**TASK:**
Repeat precisely the span of lines below that opens with the line containing "A surveyor records" and closes with the line containing "Determine the area of the 7-gon.", both included.

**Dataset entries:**
-- -- --

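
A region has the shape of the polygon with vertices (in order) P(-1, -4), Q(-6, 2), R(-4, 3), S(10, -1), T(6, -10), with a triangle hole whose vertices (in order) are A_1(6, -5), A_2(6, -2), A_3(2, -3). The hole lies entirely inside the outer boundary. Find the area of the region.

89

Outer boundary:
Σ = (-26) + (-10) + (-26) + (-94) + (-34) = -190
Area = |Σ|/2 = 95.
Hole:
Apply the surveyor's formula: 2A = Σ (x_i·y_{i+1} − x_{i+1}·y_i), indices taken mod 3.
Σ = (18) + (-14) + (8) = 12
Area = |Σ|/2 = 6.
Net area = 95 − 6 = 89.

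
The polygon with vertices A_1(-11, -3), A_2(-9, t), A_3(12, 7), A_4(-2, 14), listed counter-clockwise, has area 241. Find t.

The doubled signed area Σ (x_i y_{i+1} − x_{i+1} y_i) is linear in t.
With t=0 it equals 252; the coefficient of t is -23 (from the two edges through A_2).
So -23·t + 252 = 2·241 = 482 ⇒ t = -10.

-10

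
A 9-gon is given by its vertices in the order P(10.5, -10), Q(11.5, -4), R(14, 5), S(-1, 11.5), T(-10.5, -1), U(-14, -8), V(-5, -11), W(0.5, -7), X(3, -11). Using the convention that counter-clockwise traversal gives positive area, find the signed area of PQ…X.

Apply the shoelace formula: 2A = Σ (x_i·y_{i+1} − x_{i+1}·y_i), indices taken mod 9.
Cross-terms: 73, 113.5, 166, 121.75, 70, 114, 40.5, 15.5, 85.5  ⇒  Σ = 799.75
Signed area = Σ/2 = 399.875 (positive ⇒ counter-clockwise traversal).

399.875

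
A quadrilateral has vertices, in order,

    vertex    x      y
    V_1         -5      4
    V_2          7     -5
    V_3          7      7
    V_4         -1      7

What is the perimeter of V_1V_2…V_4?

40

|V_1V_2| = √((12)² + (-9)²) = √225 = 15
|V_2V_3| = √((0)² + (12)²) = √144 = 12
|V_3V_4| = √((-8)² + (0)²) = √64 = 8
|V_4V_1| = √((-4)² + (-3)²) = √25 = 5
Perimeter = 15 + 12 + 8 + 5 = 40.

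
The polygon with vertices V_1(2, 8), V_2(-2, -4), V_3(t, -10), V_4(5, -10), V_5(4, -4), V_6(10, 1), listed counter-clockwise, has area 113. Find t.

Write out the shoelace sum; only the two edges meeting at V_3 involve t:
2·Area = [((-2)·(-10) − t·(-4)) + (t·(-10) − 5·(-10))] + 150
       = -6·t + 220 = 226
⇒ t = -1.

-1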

-- -- --

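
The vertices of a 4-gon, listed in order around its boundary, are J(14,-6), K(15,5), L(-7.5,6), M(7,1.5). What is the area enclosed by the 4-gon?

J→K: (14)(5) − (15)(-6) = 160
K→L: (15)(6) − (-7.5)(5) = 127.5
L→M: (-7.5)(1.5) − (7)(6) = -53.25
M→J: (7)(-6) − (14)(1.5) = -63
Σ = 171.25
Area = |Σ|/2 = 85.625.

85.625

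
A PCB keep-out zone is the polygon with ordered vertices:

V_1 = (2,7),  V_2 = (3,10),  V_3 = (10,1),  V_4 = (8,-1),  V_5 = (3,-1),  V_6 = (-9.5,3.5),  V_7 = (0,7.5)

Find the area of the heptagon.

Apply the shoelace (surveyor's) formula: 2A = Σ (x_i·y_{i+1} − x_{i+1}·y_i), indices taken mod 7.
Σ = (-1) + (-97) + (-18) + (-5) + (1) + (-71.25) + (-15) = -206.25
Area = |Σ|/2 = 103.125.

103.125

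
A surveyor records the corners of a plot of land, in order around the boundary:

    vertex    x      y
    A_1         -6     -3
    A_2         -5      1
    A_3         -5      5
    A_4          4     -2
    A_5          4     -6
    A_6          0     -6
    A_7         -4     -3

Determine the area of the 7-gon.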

-- -- --

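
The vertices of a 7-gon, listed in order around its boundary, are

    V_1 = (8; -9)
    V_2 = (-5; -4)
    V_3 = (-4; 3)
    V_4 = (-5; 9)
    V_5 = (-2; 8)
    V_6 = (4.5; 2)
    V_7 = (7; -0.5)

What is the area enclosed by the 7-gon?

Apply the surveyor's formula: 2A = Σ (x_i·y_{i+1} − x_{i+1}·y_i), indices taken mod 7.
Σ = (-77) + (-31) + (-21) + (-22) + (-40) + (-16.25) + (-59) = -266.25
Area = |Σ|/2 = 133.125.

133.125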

-- -- --

**WRITTEN SOLUTION:**
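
A surveyor records the corners of a plot of land, in order around the boundary:

    vertex    x      y
    A_1         -6     -3
    A_2         -5      1
    A_3         -5      5
    A_4          4     -2
    A_5          4     -6
    A_6          0     -6
    A_7         -4     -3

Determine the area of the 7-gon.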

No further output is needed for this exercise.